» WORK INSTRUCTIONS:
Your response should be the complete data, transcribed exactly.

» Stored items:

================================

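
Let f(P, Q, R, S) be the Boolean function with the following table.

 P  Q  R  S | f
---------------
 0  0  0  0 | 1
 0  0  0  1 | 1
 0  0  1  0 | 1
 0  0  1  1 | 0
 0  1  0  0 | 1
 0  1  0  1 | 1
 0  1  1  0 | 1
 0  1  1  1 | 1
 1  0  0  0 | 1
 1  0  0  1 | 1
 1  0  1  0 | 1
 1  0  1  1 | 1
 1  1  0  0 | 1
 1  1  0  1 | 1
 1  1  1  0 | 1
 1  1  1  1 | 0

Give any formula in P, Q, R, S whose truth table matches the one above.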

================================

» FINAL ANSWER:
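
Let f(P, Q, R, S) be the Boolean function with the following table.

 P  Q  R  S | f
---------------
 0  0  0  0 | 1
 0  0  0  1 | 1
 0  0  1  0 | 1
 0  0  1  1 | 0
 0  1  0  0 | 1
 0  1  0  1 | 1
 0  1  1  0 | 1
 0  1  1  1 | 1
 1  0  0  0 | 1
 1  0  0  1 | 1
 1  0  1  0 | 1
 1  0  1  1 | 1
 1  1  0  0 | 1
 1  1  0  1 | 1
 1  1  1  0 | 1
 1  1  1  1 | 0

Give any formula in P, Q, R, S whose truth table matches the one above.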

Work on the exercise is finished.